## EXTRACTED ENTRIES

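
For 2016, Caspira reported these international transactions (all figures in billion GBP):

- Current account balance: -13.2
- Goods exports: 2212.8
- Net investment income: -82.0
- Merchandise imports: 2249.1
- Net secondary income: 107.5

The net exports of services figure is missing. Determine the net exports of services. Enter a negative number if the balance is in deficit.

Current account = goods balance + services balance + net primary income + net secondary income
Sum of the known components = -10.8
Net exports of services = CA - (known components) = -13.2 - (-10.8) = -2.4

-2.4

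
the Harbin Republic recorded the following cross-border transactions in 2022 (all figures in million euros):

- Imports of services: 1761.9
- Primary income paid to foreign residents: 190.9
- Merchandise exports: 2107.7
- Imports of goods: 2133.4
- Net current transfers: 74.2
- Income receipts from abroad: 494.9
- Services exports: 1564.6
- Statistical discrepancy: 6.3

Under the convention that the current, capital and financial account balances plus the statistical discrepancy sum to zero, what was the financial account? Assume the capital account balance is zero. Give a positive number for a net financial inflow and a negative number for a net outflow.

Goods balance = 2107.7 - 2133.4 = -25.7
Services balance = 1564.6 - 1761.9 = -197.3
Trade balance (goods + services) = -25.7 + (-197.3) = -223.0
Net primary income = 494.9 - 190.9 = 304.0
Net secondary income = 74.2
Current account = -223.0 + 304.0 + 74.2 = 155.2
Financial account = -(155.2 + 6.3) = -161.5

-161.5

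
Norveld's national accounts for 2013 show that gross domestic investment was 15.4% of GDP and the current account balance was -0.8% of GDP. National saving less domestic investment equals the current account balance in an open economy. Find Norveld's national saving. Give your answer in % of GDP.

14.6

S = I + CA = 15.4 + (-0.8) = 14.6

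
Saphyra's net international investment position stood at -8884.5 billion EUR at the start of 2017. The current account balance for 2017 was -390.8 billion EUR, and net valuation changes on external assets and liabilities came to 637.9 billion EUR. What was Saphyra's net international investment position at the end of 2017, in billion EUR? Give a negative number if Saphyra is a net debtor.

Change in NIIP = current account + net valuation change = -390.8 + 637.9 = 247.1
End-of-year NIIP = -8884.5 + 247.1 = -8637.4

-8637.4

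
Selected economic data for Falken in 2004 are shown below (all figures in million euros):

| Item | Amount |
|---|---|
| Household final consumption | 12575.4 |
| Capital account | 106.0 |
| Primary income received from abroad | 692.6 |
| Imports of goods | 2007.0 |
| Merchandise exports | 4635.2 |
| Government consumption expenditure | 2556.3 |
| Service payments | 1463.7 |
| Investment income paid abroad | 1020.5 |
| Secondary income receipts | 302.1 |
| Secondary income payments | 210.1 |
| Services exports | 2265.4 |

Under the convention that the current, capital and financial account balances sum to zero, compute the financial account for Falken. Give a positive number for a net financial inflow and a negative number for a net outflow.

-3300.0

Goods balance = 4635.2 - 2007.0 = 2628.2
Services balance = 2265.4 - 1463.7 = 801.7
Trade balance (goods + services) = 2628.2 + 801.7 = 3429.9
Net primary income = 692.6 - 1020.5 = -327.9
Net secondary income = 302.1 - 210.1 = 92.0
Current account = 3429.9 + (-327.9) + 92.0 = 3194.0
Financial account = -(3194.0 + 106.0) = -3300.0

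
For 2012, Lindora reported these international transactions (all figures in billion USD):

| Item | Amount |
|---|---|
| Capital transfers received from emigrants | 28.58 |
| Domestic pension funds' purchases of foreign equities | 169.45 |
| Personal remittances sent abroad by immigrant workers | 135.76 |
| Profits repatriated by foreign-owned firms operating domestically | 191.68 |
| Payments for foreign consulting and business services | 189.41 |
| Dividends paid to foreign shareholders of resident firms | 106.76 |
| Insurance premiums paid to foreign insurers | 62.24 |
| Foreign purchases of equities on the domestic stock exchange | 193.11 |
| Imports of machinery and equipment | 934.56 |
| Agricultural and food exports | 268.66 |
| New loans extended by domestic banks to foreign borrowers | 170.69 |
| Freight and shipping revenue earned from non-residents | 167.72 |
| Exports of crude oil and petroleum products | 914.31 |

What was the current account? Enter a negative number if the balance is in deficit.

Goods: -934.56 + 268.66 + 914.31 = 248.41
Services: -62.24 - 189.41 + 167.72 = -83.93
Primary income: -191.68 - 106.76 = -298.44
Secondary income: -135.76
Current account = 248.41 + (-83.93) + (-298.44) + (-135.76) = -269.72
(Excluded from the current account — capital account: capital transfers received from emigrants 28.58; financial account: domestic pension funds' purchases of foreign equities 169.45, foreign purchases of equities on the domestic stock exchange 193.11, new loans extended by domestic banks to foreign borrowers 170.69.)

-269.72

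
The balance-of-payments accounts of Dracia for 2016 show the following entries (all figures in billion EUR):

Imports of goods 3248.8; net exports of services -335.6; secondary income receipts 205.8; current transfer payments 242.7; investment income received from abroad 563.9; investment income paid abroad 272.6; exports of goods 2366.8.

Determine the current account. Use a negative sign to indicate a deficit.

Goods balance = 2366.8 - 3248.8 = -882.0
Services balance = -335.6
Trade balance (goods + services) = -882.0 + (-335.6) = -1217.6
Net primary income = 563.9 - 272.6 = 291.3
Net secondary income = 205.8 - 242.7 = -36.9
Current account = -1217.6 + 291.3 + (-36.9) = -963.2

-963.2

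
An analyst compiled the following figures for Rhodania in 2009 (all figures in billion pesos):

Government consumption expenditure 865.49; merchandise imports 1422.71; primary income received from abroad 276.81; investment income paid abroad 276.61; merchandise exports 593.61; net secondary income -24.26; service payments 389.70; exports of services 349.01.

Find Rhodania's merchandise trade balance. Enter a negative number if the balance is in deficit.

Goods balance = 593.61 - 1422.71 = -829.10

-829.10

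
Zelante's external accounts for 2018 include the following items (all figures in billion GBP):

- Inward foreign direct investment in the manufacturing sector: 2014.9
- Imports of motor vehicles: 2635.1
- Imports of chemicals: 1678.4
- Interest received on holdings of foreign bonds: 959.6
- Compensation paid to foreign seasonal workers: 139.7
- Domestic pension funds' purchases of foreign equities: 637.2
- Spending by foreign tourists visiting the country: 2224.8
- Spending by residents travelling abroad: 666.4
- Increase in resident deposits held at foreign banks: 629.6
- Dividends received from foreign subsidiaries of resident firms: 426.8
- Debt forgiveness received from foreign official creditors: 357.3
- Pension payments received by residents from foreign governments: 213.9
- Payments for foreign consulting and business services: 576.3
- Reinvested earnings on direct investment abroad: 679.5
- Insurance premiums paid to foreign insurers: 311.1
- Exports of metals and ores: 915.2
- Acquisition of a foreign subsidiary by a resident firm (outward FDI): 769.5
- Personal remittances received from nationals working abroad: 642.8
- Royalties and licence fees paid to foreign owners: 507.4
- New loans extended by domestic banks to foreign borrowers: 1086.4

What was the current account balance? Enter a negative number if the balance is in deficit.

Goods: -1678.4 + 915.2 - 2635.1 = -3398.3
Services: 2224.8 - 507.4 - 576.3 - 666.4 - 311.1 = 163.6
Primary income: 959.6 + 679.5 + 426.8 - 139.7 = 1926.2
Secondary income: 213.9 + 642.8 = 856.7
Current account = (-3398.3) + 163.6 + 1926.2 + 856.7 = -451.8
(Excluded from the current account — financial account: inward foreign direct investment in the manufacturing sector 2014.9, domestic pension funds' purchases of foreign equities 637.2, increase in resident deposits held at foreign banks 629.6, acquisition of a foreign subsidiary by a resident firm (outward FDI) 769.5, new loans extended by domestic banks to foreign borrowers 1086.4; capital account: debt forgiveness received from foreign official creditors 357.3.)

-451.8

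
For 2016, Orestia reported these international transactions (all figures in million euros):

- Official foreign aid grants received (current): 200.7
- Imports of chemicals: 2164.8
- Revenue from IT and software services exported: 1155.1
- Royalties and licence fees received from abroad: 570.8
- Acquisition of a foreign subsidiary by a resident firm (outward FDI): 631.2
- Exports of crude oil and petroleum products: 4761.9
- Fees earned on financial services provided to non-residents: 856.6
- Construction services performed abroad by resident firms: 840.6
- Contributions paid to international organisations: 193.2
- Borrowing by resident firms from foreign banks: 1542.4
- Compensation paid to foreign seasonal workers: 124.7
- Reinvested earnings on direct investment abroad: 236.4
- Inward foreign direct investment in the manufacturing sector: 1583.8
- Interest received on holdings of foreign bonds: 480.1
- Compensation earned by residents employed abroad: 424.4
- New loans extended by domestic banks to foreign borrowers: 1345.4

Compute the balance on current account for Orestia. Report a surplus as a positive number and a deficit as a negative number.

7043.9

Goods: 4761.9 - 2164.8 = 2597.1
Services: 570.8 + 1155.1 + 840.6 + 856.6 = 3423.1
Primary income: 236.4 + 424.4 - 124.7 + 480.1 = 1016.2
Secondary income: -193.2 + 200.7 = 7.5
Current account = 2597.1 + 3423.1 + 1016.2 + 7.5 = 7043.9
(Excluded from the current account — financial account: acquisition of a foreign subsidiary by a resident firm (outward FDI) 631.2, borrowing by resident firms from foreign banks 1542.4, inward foreign direct investment in the manufacturing sector 1583.8, new loans extended by domestic banks to foreign borrowers 1345.4.)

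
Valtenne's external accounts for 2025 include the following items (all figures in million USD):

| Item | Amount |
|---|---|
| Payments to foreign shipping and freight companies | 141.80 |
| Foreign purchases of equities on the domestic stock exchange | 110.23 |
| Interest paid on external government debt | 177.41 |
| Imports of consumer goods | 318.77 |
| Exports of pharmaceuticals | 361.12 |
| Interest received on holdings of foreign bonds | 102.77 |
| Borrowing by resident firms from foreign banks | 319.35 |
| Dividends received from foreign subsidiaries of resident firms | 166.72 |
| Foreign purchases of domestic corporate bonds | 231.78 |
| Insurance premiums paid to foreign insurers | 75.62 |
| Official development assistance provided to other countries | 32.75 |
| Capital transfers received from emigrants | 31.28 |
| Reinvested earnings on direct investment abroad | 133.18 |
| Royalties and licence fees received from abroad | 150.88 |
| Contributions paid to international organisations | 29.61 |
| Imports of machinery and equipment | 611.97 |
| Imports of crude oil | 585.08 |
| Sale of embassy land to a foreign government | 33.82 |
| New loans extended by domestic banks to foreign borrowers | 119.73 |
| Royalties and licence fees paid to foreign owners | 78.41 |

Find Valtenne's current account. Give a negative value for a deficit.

-1136.75

Goods: -585.08 + 361.12 - 611.97 - 318.77 = -1154.70
Services: -141.80 + 150.88 - 75.62 - 78.41 = -144.95
Primary income: 102.77 - 177.41 + 133.18 + 166.72 = 225.26
Secondary income: -29.61 - 32.75 = -62.36
Current account = (-1154.70) + (-144.95) + 225.26 + (-62.36) = -1136.75
(Excluded from the current account — financial account: foreign purchases of equities on the domestic stock exchange 110.23, borrowing by resident firms from foreign banks 319.35, foreign purchases of domestic corporate bonds 231.78, new loans extended by domestic banks to foreign borrowers 119.73; capital account: capital transfers received from emigrants 31.28, sale of embassy land to a foreign government 33.82.)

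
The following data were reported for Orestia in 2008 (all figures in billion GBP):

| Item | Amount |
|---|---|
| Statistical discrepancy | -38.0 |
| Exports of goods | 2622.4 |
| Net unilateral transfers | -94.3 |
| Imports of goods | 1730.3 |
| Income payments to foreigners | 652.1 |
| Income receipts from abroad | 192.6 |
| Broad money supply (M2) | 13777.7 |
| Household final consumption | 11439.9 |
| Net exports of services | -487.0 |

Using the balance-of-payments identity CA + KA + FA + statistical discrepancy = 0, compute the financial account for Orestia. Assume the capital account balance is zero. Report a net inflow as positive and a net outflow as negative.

186.7

Goods balance = 2622.4 - 1730.3 = 892.1
Services balance = -487.0
Trade balance (goods + services) = 892.1 + (-487.0) = 405.1
Net primary income = 192.6 - 652.1 = -459.5
Net secondary income = -94.3
Current account = 405.1 + (-459.5) + (-94.3) = -148.7
Financial account = -(-148.7 + (-38.0)) = 186.7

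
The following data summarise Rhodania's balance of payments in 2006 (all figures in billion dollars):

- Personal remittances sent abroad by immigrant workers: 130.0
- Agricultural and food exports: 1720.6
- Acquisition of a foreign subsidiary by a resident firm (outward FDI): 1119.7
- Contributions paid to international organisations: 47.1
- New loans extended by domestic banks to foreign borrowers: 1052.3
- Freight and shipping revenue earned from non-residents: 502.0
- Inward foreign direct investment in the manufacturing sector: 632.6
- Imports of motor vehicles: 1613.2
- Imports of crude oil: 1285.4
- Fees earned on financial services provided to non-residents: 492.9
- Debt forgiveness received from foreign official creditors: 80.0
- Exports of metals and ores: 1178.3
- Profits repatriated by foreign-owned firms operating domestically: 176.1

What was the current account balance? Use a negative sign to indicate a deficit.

Goods: 1720.6 + 1178.3 - 1285.4 - 1613.2 = 0.3
Services: 492.9 + 502.0 = 994.9
Primary income: -176.1
Secondary income: -47.1 - 130.0 = -177.1
Current account = 0.3 + 994.9 + (-176.1) + (-177.1) = 642.0
(Excluded from the current account — financial account: acquisition of a foreign subsidiary by a resident firm (outward FDI) 1119.7, new loans extended by domestic banks to foreign borrowers 1052.3, inward foreign direct investment in the manufacturing sector 632.6; capital account: debt forgiveness received from foreign official creditors 80.0.)

642.0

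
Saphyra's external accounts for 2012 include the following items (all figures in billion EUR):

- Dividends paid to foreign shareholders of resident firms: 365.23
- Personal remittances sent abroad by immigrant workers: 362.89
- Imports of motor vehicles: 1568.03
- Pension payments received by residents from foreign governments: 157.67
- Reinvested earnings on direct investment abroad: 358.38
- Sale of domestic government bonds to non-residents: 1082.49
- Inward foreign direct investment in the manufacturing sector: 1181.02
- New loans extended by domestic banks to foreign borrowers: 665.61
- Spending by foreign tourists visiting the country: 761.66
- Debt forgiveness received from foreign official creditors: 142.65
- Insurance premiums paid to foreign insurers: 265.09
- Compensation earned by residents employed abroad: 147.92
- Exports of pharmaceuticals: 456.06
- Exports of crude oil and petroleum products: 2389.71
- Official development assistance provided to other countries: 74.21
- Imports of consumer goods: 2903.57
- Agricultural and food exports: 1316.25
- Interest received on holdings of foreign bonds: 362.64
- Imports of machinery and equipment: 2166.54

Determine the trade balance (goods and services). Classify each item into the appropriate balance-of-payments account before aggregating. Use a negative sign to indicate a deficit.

Goods: -2903.57 + 1316.25 - 2166.54 + 456.06 + 2389.71 - 1568.03 = -2476.12
Services: -265.09 + 761.66 = 496.57
Trade balance = -2476.12 + 496.57 = -1979.55
(Excluded from the trade balance — primary income: dividends paid to foreign shareholders of resident firms 365.23, reinvested earnings on direct investment abroad 358.38, compensation earned by residents employed abroad 147.92, interest received on holdings of foreign bonds 362.64; secondary income: personal remittances sent abroad by immigrant workers 362.89, pension payments received by residents from foreign governments 157.67, official development assistance provided to other countries 74.21; financial account: sale of domestic government bonds to non-residents 1082.49, inward foreign direct investment in the manufacturing sector 1181.02, new loans extended by domestic banks to foreign borrowers 665.61; capital account: debt forgiveness received from foreign official creditors 142.65.)

-1979.55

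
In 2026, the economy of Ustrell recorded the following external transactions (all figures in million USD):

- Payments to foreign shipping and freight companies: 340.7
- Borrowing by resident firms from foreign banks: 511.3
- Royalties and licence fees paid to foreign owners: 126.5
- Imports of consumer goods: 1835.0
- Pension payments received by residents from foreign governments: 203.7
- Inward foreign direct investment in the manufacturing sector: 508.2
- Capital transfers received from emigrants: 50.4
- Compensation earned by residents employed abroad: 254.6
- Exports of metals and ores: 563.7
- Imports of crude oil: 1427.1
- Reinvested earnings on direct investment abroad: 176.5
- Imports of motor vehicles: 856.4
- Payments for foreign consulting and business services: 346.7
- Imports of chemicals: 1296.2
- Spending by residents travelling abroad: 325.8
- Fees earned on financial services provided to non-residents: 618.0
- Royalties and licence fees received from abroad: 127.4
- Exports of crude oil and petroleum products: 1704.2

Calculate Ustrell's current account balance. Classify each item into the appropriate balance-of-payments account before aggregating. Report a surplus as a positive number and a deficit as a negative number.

Goods: -1296.2 - 1427.1 - 1835.0 - 856.4 + 1704.2 + 563.7 = -3146.8
Services: -346.7 + 618.0 - 126.5 - 340.7 - 325.8 + 127.4 = -394.3
Primary income: 176.5 + 254.6 = 431.1
Secondary income: 203.7
Current account = (-3146.8) + (-394.3) + 431.1 + 203.7 = -2906.3
(Excluded from the current account — financial account: borrowing by resident firms from foreign banks 511.3, inward foreign direct investment in the manufacturing sector 508.2; capital account: capital transfers received from emigrants 50.4.)

-2906.3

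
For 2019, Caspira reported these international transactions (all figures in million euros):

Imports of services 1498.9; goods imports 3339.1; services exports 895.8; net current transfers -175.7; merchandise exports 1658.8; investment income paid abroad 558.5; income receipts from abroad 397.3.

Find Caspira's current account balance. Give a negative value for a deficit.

-2620.3

Goods balance = 1658.8 - 3339.1 = -1680.3
Services balance = 895.8 - 1498.9 = -603.1
Trade balance (goods + services) = -1680.3 + (-603.1) = -2283.4
Net primary income = 397.3 - 558.5 = -161.2
Net secondary income = -175.7
Current account = -2283.4 + (-161.2) + (-175.7) = -2620.3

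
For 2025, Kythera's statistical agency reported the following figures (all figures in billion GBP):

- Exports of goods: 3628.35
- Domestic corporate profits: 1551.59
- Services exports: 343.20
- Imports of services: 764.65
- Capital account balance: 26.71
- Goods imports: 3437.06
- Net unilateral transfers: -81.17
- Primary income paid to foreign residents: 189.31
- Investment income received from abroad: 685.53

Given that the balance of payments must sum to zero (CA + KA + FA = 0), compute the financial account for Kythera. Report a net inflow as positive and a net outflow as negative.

-211.60

Goods balance = 3628.35 - 3437.06 = 191.29
Services balance = 343.20 - 764.65 = -421.45
Trade balance (goods + services) = 191.29 + (-421.45) = -230.16
Net primary income = 685.53 - 189.31 = 496.22
Net secondary income = -81.17
Current account = -230.16 + 496.22 + (-81.17) = 184.89
Financial account = -(184.89 + 26.71) = -211.60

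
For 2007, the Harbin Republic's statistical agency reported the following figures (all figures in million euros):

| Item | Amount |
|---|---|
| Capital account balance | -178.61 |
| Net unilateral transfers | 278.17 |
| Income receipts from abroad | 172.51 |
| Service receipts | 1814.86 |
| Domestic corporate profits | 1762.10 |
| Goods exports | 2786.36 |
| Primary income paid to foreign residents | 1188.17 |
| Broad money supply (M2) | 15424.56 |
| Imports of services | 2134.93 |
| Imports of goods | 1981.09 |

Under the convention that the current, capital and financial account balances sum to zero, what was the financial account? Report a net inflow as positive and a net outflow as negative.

430.90

Goods balance = 2786.36 - 1981.09 = 805.27
Services balance = 1814.86 - 2134.93 = -320.07
Trade balance (goods + services) = 805.27 + (-320.07) = 485.20
Net primary income = 172.51 - 1188.17 = -1015.66
Net secondary income = 278.17
Current account = 485.20 + (-1015.66) + 278.17 = -252.29
Financial account = -(-252.29 + (-178.61)) = 430.90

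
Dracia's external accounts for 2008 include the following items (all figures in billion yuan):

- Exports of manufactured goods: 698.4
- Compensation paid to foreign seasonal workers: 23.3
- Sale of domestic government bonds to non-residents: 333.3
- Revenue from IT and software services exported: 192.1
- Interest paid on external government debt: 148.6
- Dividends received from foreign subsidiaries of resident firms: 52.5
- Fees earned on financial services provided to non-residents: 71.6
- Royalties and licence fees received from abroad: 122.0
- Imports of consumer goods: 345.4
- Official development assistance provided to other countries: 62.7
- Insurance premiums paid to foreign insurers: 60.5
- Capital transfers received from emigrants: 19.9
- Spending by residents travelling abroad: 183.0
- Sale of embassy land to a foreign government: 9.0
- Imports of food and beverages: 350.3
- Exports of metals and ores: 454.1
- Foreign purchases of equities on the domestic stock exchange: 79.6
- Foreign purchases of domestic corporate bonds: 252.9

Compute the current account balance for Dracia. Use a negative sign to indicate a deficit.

416.9

Goods: 454.1 - 345.4 + 698.4 - 350.3 = 456.8
Services: -60.5 + 122.0 - 183.0 + 71.6 + 192.1 = 142.2
Primary income: -23.3 - 148.6 + 52.5 = -119.4
Secondary income: -62.7
Current account = 456.8 + 142.2 + (-119.4) + (-62.7) = 416.9
(Excluded from the current account — financial account: sale of domestic government bonds to non-residents 333.3, foreign purchases of equities on the domestic stock exchange 79.6, foreign purchases of domestic corporate bonds 252.9; capital account: capital transfers received from emigrants 19.9, sale of embassy land to a foreign government 9.0.)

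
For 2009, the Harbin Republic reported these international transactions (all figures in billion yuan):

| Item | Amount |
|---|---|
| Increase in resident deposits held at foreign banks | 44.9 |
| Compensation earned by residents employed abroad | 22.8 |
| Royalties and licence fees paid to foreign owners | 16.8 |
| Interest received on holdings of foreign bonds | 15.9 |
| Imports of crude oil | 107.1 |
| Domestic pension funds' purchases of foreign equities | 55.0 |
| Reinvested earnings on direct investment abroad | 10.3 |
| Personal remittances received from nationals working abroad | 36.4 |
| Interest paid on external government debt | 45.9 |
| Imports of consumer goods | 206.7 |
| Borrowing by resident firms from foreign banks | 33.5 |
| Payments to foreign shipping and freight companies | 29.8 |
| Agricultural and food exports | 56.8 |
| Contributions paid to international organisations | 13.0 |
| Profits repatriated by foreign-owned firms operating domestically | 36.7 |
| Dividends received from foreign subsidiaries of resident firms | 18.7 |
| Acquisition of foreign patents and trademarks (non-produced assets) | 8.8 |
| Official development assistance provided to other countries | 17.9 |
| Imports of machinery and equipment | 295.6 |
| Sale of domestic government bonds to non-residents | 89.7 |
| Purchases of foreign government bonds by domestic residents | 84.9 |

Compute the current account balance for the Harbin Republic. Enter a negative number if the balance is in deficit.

Goods: -107.1 - 206.7 + 56.8 - 295.6 = -552.6
Services: -16.8 - 29.8 = -46.6
Primary income: -45.9 + 22.8 + 10.3 + 18.7 + 15.9 - 36.7 = -14.9
Secondary income: -13.0 + 36.4 - 17.9 = 5.5
Current account = (-552.6) + (-46.6) + (-14.9) + 5.5 = -608.6
(Excluded from the current account — financial account: increase in resident deposits held at foreign banks 44.9, domestic pension funds' purchases of foreign equities 55.0, borrowing by resident firms from foreign banks 33.5, sale of domestic government bonds to non-residents 89.7, purchases of foreign government bonds by domestic residents 84.9; capital account: acquisition of foreign patents and trademarks (non-produced assets) 8.8.)

-608.6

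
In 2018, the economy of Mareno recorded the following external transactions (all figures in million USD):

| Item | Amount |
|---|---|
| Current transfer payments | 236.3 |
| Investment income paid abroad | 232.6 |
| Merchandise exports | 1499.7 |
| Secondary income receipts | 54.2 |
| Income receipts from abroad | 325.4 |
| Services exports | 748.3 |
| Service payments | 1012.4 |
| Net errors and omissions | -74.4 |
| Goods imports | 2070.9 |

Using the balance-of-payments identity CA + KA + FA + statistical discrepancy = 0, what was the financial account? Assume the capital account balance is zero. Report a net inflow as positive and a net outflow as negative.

999.0

Goods balance = 1499.7 - 2070.9 = -571.2
Services balance = 748.3 - 1012.4 = -264.1
Trade balance (goods + services) = -571.2 + (-264.1) = -835.3
Net primary income = 325.4 - 232.6 = 92.8
Net secondary income = 54.2 - 236.3 = -182.1
Current account = -835.3 + 92.8 + (-182.1) = -924.6
Financial account = -(-924.6 + (-74.4)) = 999.0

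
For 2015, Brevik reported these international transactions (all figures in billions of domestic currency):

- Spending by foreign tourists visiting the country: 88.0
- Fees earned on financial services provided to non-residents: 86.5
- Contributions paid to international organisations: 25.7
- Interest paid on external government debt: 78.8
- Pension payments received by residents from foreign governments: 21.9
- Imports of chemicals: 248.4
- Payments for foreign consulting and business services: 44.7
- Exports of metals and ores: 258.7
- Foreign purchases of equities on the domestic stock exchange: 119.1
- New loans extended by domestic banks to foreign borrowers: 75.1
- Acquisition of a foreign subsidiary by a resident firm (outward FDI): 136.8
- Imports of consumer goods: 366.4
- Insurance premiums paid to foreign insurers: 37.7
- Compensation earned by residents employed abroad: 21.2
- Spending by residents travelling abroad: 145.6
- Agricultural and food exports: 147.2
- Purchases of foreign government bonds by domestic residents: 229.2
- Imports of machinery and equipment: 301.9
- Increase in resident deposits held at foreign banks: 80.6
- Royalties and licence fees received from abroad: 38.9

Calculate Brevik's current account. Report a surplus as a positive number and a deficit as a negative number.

-586.8

Goods: 147.2 - 248.4 - 366.4 - 301.9 + 258.7 = -510.8
Services: -37.7 + 86.5 + 88.0 - 44.7 + 38.9 - 145.6 = -14.6
Primary income: 21.2 - 78.8 = -57.6
Secondary income: 21.9 - 25.7 = -3.8
Current account = (-510.8) + (-14.6) + (-57.6) + (-3.8) = -586.8
(Excluded from the current account — financial account: foreign purchases of equities on the domestic stock exchange 119.1, new loans extended by domestic banks to foreign borrowers 75.1, acquisition of a foreign subsidiary by a resident firm (outward FDI) 136.8, purchases of foreign government bonds by domestic residents 229.2, increase in resident deposits held at foreign banks 80.6.)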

## WHAT TO WORK ON
What is asked for is an exact copy of the lines above from the one containing "manufacturing sector: 2014.9" through the one containing "- Compensation paid to foreign seasonal workers: 139.7", and only those.

## ANSWER BOX
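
- Inward foreign direct investment in the manufacturing sector: 2014.9
- Imports of motor vehicles: 2635.1
- Imports of chemicals: 1678.4
- Interest received on holdings of foreign bonds: 959.6
- Compensation paid to foreign seasonal workers: 139.7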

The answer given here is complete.